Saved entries
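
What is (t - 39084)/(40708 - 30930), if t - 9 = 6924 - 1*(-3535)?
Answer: -14308/4889 ≈ -2.9266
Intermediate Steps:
t = 10468 (t = 9 + (6924 - 1*(-3535)) = 9 + (6924 + 3535) = 9 + 10459 = 10468)
(t - 39084)/(40708 - 30930) = (10468 - 39084)/(40708 - 30930) = -28616/9778 = -28616*1/9778 = -14308/4889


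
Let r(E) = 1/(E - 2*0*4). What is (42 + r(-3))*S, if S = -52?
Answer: -6500/3 ≈ -2166.7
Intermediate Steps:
r(E) = 1/E (r(E) = 1/(E + 0*4) = 1/(E + 0) = 1/E)
(42 + r(-3))*S = (42 + 1/(-3))*(-52) = (42 - ⅓)*(-52) = (125/3)*(-52) = -6500/3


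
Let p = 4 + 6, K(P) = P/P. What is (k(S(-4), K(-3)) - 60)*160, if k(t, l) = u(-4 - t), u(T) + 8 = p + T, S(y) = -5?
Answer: -9120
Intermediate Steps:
K(P) = 1
p = 10
u(T) = 2 + T (u(T) = -8 + (10 + T) = 2 + T)
k(t, l) = -2 - t (k(t, l) = 2 + (-4 - t) = -2 - t)
(k(S(-4), K(-3)) - 60)*160 = ((-2 - 1*(-5)) - 60)*160 = ((-2 + 5) - 60)*160 = (3 - 60)*160 = -57*160 = -9120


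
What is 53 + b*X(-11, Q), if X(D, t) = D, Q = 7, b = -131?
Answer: 1494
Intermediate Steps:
53 + b*X(-11, Q) = 53 - 131*(-11) = 53 + 1441 = 1494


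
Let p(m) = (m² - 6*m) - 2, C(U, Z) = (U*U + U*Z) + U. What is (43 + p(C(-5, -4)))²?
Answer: 1962801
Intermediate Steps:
C(U, Z) = U + U² + U*Z (C(U, Z) = (U² + U*Z) + U = U + U² + U*Z)
p(m) = -2 + m² - 6*m
(43 + p(C(-5, -4)))² = (43 + (-2 + (-5*(1 - 5 - 4))² - (-30)*(1 - 5 - 4)))² = (43 + (-2 + (-5*(-8))² - (-30)*(-8)))² = (43 + (-2 + 40² - 6*40))² = (43 + (-2 + 1600 - 240))² = (43 + 1358)² = 1401² = 1962801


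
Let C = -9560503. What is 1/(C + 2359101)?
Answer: -1/7201402 ≈ -1.3886e-7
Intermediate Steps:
1/(C + 2359101) = 1/(-9560503 + 2359101) = 1/(-7201402) = -1/7201402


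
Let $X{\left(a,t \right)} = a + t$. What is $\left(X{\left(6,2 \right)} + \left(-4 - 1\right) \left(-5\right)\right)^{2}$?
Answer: $1089$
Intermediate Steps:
$\left(X{\left(6,2 \right)} + \left(-4 - 1\right) \left(-5\right)\right)^{2} = \left(\left(6 + 2\right) + \left(-4 - 1\right) \left(-5\right)\right)^{2} = \left(8 - -25\right)^{2} = \left(8 + 25\right)^{2} = 33^{2} = 1089$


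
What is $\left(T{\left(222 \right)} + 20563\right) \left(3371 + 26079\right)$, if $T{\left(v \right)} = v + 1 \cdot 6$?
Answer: $612294950$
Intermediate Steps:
$T{\left(v \right)} = 6 + v$ ($T{\left(v \right)} = v + 6 = 6 + v$)
$\left(T{\left(222 \right)} + 20563\right) \left(3371 + 26079\right) = \left(\left(6 + 222\right) + 20563\right) \left(3371 + 26079\right) = \left(228 + 20563\right) 29450 = 20791 \cdot 29450 = 612294950$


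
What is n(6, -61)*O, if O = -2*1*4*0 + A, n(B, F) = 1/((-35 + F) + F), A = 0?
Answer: 0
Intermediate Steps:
n(B, F) = 1/(-35 + 2*F)
O = 0 (O = -2*1*4*0 + 0 = -8*0 + 0 = -2*0 + 0 = 0 + 0 = 0)
n(6, -61)*O = 0/(-35 + 2*(-61)) = 0/(-35 - 122) = 0/(-157) = -1/157*0 = 0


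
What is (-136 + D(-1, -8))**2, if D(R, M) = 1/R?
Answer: 18769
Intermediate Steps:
(-136 + D(-1, -8))**2 = (-136 + 1/(-1))**2 = (-136 - 1)**2 = (-137)**2 = 18769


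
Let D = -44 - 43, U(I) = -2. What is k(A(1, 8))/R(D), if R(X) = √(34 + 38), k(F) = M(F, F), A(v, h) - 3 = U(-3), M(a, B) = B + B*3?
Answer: √2/3 ≈ 0.47140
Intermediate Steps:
M(a, B) = 4*B (M(a, B) = B + 3*B = 4*B)
A(v, h) = 1 (A(v, h) = 3 - 2 = 1)
D = -87
k(F) = 4*F
R(X) = 6*√2 (R(X) = √72 = 6*√2)
k(A(1, 8))/R(D) = (4*1)/((6*√2)) = 4*(√2/12) = √2/3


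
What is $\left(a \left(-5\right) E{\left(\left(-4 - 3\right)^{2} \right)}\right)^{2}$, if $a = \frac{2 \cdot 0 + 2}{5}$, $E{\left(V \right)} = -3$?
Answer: $36$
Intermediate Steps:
$a = \frac{2}{5}$ ($a = \left(0 + 2\right) \frac{1}{5} = 2 \cdot \frac{1}{5} = \frac{2}{5} \approx 0.4$)
$\left(a \left(-5\right) E{\left(\left(-4 - 3\right)^{2} \right)}\right)^{2} = \left(\frac{2}{5} \left(-5\right) \left(-3\right)\right)^{2} = \left(\left(-2\right) \left(-3\right)\right)^{2} = 6^{2} = 36$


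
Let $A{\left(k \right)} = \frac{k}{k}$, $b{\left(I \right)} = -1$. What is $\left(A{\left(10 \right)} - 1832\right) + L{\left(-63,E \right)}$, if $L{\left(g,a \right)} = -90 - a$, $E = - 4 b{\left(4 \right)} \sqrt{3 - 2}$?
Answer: $-1925$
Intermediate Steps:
$E = 4$ ($E = \left(-4\right) \left(-1\right) \sqrt{3 - 2} = 4 \sqrt{1} = 4 \cdot 1 = 4$)
$A{\left(k \right)} = 1$
$\left(A{\left(10 \right)} - 1832\right) + L{\left(-63,E \right)} = \left(1 - 1832\right) - 94 = -1831 - 94 = -1925$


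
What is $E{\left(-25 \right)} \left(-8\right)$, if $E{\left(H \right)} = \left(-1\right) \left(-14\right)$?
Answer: $-112$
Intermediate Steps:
$E{\left(H \right)} = 14$
$E{\left(-25 \right)} \left(-8\right) = 14 \left(-8\right) = -112$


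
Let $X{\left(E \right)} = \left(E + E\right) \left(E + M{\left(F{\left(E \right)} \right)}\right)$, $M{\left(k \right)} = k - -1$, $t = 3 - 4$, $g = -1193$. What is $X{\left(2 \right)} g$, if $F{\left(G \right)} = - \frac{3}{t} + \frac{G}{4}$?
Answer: $-31018$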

### About this exercise
Could you retype exactly the lines from the first one of the records through the line containing "Answer: -14308/4889 ≈ -2.9266", both included, and nothing more?

### Solved problem
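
What is (t - 39084)/(40708 - 30930), if t - 9 = 6924 - 1*(-3535)?
Answer: -14308/4889 ≈ -2.9266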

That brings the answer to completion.